* Task prompt *
Every entry below needs to be copied exactly.

[Stored items]
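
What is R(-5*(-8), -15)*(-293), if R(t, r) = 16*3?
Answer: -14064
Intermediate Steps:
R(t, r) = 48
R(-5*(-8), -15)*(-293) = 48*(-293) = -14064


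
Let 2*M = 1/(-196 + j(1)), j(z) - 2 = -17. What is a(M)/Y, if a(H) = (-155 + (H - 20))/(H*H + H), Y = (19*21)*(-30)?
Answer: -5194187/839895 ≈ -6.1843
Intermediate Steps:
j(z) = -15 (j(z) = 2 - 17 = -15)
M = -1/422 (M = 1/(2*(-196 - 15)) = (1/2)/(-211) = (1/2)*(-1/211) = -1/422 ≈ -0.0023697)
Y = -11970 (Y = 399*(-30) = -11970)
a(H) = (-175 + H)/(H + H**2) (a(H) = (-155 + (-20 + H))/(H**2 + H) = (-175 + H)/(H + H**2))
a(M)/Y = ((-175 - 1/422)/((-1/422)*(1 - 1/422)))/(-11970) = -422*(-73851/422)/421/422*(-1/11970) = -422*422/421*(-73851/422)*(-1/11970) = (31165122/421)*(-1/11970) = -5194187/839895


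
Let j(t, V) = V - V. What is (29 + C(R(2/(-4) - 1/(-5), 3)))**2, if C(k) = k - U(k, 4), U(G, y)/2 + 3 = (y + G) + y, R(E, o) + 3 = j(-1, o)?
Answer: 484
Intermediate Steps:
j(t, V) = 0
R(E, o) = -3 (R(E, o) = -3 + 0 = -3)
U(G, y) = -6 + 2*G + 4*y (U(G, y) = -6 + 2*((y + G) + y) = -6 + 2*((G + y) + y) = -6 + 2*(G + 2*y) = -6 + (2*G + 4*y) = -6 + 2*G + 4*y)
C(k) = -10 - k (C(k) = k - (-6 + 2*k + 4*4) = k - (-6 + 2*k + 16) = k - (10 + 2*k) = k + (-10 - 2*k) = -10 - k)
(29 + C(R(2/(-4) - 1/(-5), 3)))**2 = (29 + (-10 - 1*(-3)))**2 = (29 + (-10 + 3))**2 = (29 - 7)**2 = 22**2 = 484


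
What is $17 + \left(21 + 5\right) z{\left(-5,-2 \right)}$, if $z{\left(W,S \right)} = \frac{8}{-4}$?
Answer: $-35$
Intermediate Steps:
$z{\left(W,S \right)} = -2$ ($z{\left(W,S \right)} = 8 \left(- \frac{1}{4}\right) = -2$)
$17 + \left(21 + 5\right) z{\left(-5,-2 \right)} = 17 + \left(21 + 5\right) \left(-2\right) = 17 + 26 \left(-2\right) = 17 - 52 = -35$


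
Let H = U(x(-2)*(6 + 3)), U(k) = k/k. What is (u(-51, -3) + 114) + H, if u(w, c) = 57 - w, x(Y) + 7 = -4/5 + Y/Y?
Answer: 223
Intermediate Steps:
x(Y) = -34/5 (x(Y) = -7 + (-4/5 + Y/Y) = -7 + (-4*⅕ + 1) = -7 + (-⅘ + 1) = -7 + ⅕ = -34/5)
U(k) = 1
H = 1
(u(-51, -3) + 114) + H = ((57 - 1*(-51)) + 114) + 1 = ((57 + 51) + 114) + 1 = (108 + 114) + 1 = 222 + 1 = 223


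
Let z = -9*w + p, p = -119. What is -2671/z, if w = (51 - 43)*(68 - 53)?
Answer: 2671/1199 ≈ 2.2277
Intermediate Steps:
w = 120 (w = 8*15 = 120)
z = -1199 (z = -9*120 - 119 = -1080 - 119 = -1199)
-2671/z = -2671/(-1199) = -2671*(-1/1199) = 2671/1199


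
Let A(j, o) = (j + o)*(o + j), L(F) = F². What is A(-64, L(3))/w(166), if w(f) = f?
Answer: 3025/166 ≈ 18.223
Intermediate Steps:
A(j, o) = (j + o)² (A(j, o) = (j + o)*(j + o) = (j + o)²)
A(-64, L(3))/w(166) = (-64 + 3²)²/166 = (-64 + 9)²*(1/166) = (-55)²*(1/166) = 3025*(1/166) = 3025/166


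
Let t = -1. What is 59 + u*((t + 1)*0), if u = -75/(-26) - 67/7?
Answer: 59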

* Task solution *
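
What is R(-5*(-8), -15)*(-293), if R(t, r) = 16*3?
Answer: -14064
Intermediate Steps:
R(t, r) = 48
R(-5*(-8), -15)*(-293) = 48*(-293) = -14064


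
Let 2*M = 1/(-196 + j(1)), j(z) - 2 = -17. What is a(M)/Y, if a(H) = (-155 + (H - 20))/(H*H + H), Y = (19*21)*(-30)?
Answer: -5194187/839895 ≈ -6.1843
Intermediate Steps:
j(z) = -15 (j(z) = 2 - 17 = -15)
M = -1/422 (M = 1/(2*(-196 - 15)) = (1/2)/(-211) = (1/2)*(-1/211) = -1/422 ≈ -0.0023697)
Y = -11970 (Y = 399*(-30) = -11970)
a(H) = (-175 + H)/(H + H**2) (a(H) = (-155 + (-20 + H))/(H**2 + H) = (-175 + H)/(H + H**2))
a(M)/Y = ((-175 - 1/422)/((-1/422)*(1 - 1/422)))/(-11970) = -422*(-73851/422)/421/422*(-1/11970) = -422*422/421*(-73851/422)*(-1/11970) = (31165122/421)*(-1/11970) = -5194187/839895


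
Let j(t, V) = V - V. What is (29 + C(R(2/(-4) - 1/(-5), 3)))**2, if C(k) = k - U(k, 4), U(G, y)/2 + 3 = (y + G) + y, R(E, o) + 3 = j(-1, o)?
Answer: 484
Intermediate Steps:
j(t, V) = 0
R(E, o) = -3 (R(E, o) = -3 + 0 = -3)
U(G, y) = -6 + 2*G + 4*y (U(G, y) = -6 + 2*((y + G) + y) = -6 + 2*((G + y) + y) = -6 + 2*(G + 2*y) = -6 + (2*G + 4*y) = -6 + 2*G + 4*y)
C(k) = -10 - k (C(k) = k - (-6 + 2*k + 4*4) = k - (-6 + 2*k + 16) = k - (10 + 2*k) = k + (-10 - 2*k) = -10 - k)
(29 + C(R(2/(-4) - 1/(-5), 3)))**2 = (29 + (-10 - 1*(-3)))**2 = (29 + (-10 + 3))**2 = (29 - 7)**2 = 22**2 = 484


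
What is $17 + \left(21 + 5\right) z{\left(-5,-2 \right)}$, if $z{\left(W,S \right)} = \frac{8}{-4}$?
Answer: $-35$
Intermediate Steps:
$z{\left(W,S \right)} = -2$ ($z{\left(W,S \right)} = 8 \left(- \frac{1}{4}\right) = -2$)
$17 + \left(21 + 5\right) z{\left(-5,-2 \right)} = 17 + \left(21 + 5\right) \left(-2\right) = 17 + 26 \left(-2\right) = 17 - 52 = -35$


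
Let H = U(x(-2)*(6 + 3)), U(k) = k/k. What is (u(-51, -3) + 114) + H, if u(w, c) = 57 - w, x(Y) + 7 = -4/5 + Y/Y?
Answer: 223
Intermediate Steps:
x(Y) = -34/5 (x(Y) = -7 + (-4/5 + Y/Y) = -7 + (-4*⅕ + 1) = -7 + (-⅘ + 1) = -7 + ⅕ = -34/5)
U(k) = 1
H = 1
(u(-51, -3) + 114) + H = ((57 - 1*(-51)) + 114) + 1 = ((57 + 51) + 114) + 1 = (108 + 114) + 1 = 222 + 1 = 223


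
Let z = -9*w + p, p = -119. What is -2671/z, if w = (51 - 43)*(68 - 53)?
Answer: 2671/1199 ≈ 2.2277
Intermediate Steps:
w = 120 (w = 8*15 = 120)
z = -1199 (z = -9*120 - 119 = -1080 - 119 = -1199)
-2671/z = -2671/(-1199) = -2671*(-1/1199) = 2671/1199


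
Let A(j, o) = (j + o)*(o + j), L(F) = F². What is A(-64, L(3))/w(166), if w(f) = f?
Answer: 3025/166 ≈ 18.223
Intermediate Steps:
A(j, o) = (j + o)² (A(j, o) = (j + o)*(j + o) = (j + o)²)
A(-64, L(3))/w(166) = (-64 + 3²)²/166 = (-64 + 9)²*(1/166) = (-55)²*(1/166) = 3025*(1/166) = 3025/166


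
Let t = -1. What is 59 + u*((t + 1)*0), if u = -75/(-26) - 67/7?
Answer: 59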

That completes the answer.